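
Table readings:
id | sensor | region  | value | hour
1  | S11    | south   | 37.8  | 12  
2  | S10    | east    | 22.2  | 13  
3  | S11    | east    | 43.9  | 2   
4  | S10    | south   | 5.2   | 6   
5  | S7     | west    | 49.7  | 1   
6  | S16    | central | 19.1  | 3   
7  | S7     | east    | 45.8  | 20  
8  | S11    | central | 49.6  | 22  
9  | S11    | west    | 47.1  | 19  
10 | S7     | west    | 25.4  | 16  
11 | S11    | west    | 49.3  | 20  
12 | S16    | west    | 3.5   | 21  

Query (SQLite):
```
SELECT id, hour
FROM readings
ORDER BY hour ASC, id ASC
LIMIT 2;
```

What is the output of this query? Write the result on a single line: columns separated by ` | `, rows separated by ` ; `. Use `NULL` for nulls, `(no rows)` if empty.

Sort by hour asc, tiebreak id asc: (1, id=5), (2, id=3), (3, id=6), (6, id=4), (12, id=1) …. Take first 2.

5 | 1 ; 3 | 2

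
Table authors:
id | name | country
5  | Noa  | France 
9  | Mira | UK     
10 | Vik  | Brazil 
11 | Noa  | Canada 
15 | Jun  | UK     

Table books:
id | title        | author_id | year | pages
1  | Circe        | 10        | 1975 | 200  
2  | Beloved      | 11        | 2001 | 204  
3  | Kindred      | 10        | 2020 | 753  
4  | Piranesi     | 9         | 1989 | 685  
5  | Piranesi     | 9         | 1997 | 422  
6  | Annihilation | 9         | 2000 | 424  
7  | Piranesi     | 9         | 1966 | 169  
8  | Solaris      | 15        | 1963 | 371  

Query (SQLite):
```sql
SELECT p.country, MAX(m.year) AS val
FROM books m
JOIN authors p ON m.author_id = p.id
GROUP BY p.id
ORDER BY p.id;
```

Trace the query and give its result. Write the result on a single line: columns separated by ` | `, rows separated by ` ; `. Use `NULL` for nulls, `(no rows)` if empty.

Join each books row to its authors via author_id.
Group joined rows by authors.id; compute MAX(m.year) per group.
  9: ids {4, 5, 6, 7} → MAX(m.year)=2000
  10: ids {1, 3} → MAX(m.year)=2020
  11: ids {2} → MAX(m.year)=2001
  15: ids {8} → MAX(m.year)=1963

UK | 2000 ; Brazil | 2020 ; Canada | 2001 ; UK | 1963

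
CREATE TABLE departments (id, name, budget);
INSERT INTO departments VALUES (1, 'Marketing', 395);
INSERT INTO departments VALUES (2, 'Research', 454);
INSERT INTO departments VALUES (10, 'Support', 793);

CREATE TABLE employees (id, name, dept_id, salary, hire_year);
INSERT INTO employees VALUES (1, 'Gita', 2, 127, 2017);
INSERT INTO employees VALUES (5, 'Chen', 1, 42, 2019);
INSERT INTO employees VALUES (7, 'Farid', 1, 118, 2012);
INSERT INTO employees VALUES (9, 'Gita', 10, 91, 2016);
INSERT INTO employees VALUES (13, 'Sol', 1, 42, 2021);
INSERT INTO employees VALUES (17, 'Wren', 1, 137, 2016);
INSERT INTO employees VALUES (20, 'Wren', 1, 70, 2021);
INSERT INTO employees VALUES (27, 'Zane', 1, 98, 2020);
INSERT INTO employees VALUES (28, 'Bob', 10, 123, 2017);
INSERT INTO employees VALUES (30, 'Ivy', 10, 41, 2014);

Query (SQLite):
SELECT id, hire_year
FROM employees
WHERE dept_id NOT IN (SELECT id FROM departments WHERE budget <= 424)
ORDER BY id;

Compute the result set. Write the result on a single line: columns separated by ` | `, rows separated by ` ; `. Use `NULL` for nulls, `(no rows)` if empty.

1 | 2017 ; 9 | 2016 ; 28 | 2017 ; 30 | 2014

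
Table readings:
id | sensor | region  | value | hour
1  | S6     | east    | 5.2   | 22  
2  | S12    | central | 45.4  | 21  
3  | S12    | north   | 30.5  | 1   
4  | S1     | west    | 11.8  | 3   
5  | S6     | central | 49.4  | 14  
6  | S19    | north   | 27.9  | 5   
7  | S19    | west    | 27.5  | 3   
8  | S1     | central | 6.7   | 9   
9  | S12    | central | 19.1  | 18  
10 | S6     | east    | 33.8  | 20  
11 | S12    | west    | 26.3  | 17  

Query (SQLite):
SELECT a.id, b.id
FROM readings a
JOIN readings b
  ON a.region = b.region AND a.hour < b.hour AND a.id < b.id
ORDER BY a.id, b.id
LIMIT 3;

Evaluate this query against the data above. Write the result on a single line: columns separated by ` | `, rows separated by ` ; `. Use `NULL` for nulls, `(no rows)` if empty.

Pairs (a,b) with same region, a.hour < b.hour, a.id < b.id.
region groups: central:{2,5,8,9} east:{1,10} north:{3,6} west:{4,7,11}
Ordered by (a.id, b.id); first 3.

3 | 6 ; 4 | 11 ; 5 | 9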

────────────────────────────────────────

Filter the listing so that only lines holding the word "budget" remain, and copy those lines.

◆ **Output**
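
CREATE TABLE departments (id, name, budget);
WHERE dept_id NOT IN (SELECT id FROM departments WHERE budget <= 424)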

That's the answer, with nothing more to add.